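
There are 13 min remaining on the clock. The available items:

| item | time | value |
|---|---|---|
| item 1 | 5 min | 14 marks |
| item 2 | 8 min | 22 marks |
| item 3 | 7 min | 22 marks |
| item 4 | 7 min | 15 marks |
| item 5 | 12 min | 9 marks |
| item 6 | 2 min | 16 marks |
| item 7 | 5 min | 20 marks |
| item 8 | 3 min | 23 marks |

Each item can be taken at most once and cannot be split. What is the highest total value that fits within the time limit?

61 marks

Check high-value combinations within 13 min:
- item 3+item 6+item 8: time 7+2+3=12, value 22+16+23=61
- item 2+item 6+item 8: time 8+2+3=13, value 22+16+23=61
- item 6+item 7+item 8: time 2+5+3=10, value 16+20+23=59
- item 1+item 7+item 8: time 5+5+3=13, value 14+20+23=57
- item 4+item 6+item 8: time 7+2+3=12, value 15+16+23=54
Best: 61 marks.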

------------------------

• [Task prompt]: Return each line above exactly as it appears.

• [Result]:
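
There are 13 min remaining on the clock. The available items:

| item | time | value |
|---|---|---|
| item 1 | 5 min | 14 marks |
| item 2 | 8 min | 22 marks |
| item 3 | 7 min | 22 marks |
| item 4 | 7 min | 15 marks |
| item 5 | 12 min | 9 marks |
| item 6 | 2 min | 16 marks |
| item 7 | 5 min | 20 marks |
| item 8 | 3 min | 23 marks |

Each item can be taken at most once and cannot be split. What is the highest total value that fits within the time limit?

61 marks

Check high-value combinations within 13 min:
- item 3+item 6+item 8: time 7+2+3=12, value 22+16+23=61
- item 2+item 6+item 8: time 8+2+3=13, value 22+16+23=61
- item 6+item 7+item 8: time 2+5+3=10, value 16+20+23=59
- item 1+item 7+item 8: time 5+5+3=13, value 14+20+23=57
- item 4+item 6+item 8: time 7+2+3=12, value 15+16+23=54
Best: 61 marks.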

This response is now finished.